_REQUIREMENT_:
The expected output is every entry, repeated exactly.

_Dataset entries_:
_ _ _ _ _ _ _

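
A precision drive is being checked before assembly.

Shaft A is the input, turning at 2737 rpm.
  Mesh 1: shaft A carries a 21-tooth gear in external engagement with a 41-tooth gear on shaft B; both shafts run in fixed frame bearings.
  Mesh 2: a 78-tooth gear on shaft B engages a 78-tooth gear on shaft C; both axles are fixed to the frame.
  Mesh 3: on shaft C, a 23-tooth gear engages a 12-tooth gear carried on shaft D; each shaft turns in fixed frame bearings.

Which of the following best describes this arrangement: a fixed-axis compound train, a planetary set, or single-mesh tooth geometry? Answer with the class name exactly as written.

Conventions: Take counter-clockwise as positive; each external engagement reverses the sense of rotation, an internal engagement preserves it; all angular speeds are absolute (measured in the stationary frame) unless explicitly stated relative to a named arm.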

_ _ _ _ _ _ _

_YOUR RESPONSE_:
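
A precision drive is being checked before assembly.

Shaft A is the input, turning at 2737 rpm.
  Mesh 1: shaft A carries a 21-tooth gear in external engagement with a 41-tooth gear on shaft B; both shafts run in fixed frame bearings.
  Mesh 2: a 78-tooth gear on shaft B engages a 78-tooth gear on shaft C; both axles are fixed to the frame.
  Mesh 3: on shaft C, a 23-tooth gear engages a 12-tooth gear carried on shaft D; each shaft turns in fixed frame bearings.

Which of the following best describes this arrangement: a fixed-axis compound train, a planetary set, or single-mesh tooth geometry? Answer with the class name exactly as written.

Conventions: Take counter-clockwise as positive; each external engagement reverses the sense of rotation, an internal engagement preserves it; all angular speeds are absolute (measured in the stationary frame) unless explicitly stated relative to a named arm.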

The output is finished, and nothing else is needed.